* _Aim of the exercise_
Your answer should be the exact lines of the data below from the one containing "Compute every site's" through the one containing "NO₂ breakpoints as"; please include nothing else.

(Collected data)
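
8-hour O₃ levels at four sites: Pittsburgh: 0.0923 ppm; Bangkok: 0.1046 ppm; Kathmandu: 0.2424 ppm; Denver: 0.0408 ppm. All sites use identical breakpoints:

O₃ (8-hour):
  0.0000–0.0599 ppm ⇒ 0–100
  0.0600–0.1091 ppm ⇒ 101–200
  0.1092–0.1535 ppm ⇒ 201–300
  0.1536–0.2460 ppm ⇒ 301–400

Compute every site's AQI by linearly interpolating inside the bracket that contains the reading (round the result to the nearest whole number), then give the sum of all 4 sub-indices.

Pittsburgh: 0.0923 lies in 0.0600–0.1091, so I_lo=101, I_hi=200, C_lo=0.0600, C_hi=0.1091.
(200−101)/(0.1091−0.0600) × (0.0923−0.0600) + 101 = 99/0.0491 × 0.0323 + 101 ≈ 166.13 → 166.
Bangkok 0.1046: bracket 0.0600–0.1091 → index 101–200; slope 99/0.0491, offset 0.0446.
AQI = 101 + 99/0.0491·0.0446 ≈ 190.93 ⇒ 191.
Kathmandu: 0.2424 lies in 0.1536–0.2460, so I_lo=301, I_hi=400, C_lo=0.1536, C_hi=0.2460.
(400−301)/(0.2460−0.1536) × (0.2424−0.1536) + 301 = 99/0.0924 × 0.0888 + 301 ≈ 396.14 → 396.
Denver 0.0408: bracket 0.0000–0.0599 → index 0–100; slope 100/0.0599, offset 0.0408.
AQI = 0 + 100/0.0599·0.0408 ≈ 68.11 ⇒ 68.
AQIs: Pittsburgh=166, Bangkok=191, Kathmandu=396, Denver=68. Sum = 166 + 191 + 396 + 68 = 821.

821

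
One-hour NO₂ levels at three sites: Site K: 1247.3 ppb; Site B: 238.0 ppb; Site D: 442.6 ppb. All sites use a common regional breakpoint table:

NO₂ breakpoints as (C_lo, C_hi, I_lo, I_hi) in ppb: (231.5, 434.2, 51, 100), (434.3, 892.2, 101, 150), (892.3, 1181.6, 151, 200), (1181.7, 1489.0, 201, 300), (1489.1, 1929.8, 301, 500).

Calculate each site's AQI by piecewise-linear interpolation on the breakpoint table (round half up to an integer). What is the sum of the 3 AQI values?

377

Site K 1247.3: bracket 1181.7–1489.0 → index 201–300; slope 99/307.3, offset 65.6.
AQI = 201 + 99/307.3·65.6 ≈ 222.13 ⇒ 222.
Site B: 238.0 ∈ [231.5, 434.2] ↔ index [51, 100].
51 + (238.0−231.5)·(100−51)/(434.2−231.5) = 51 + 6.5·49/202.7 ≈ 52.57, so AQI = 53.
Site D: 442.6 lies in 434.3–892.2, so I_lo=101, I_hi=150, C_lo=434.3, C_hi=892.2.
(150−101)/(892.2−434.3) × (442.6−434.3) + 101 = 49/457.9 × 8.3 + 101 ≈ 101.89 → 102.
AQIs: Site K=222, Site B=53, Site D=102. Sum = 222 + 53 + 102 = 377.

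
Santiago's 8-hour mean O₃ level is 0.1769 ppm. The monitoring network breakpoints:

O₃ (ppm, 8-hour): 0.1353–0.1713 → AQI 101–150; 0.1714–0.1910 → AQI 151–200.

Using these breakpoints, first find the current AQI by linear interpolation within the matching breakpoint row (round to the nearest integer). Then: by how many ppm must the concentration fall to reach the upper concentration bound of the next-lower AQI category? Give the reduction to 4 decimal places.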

* _Answer section_
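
Compute every site's AQI by linearly interpolating inside the bracket that contains the reading (round the result to the nearest whole number), then give the sum of all 4 sub-indices.

Pittsburgh: 0.0923 lies in 0.0600–0.1091, so I_lo=101, I_hi=200, C_lo=0.0600, C_hi=0.1091.
(200−101)/(0.1091−0.0600) × (0.0923−0.0600) + 101 = 99/0.0491 × 0.0323 + 101 ≈ 166.13 → 166.
Bangkok 0.1046: bracket 0.0600–0.1091 → index 101–200; slope 99/0.0491, offset 0.0446.
AQI = 101 + 99/0.0491·0.0446 ≈ 190.93 ⇒ 191.
Kathmandu: 0.2424 lies in 0.1536–0.2460, so I_lo=301, I_hi=400, C_lo=0.1536, C_hi=0.2460.
(400−301)/(0.2460−0.1536) × (0.2424−0.1536) + 301 = 99/0.0924 × 0.0888 + 301 ≈ 396.14 → 396.
Denver 0.0408: bracket 0.0000–0.0599 → index 0–100; slope 100/0.0599, offset 0.0408.
AQI = 0 + 100/0.0599·0.0408 ≈ 68.11 ⇒ 68.
AQIs: Pittsburgh=166, Bangkok=191, Kathmandu=396, Denver=68. Sum = 166 + 191 + 396 + 68 = 821.

821

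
One-hour NO₂ levels at three sites: Site K: 1247.3 ppb; Site B: 238.0 ppb; Site D: 442.6 ppb. All sites use a common regional breakpoint table:

NO₂ breakpoints as (C_lo, C_hi, I_lo, I_hi) in ppb: (231.5, 434.2, 51, 100), (434.3, 892.2, 101, 150), (892.3, 1181.6, 151, 200), (1181.7, 1489.0, 201, 300), (1489.1, 1929.8, 301, 500).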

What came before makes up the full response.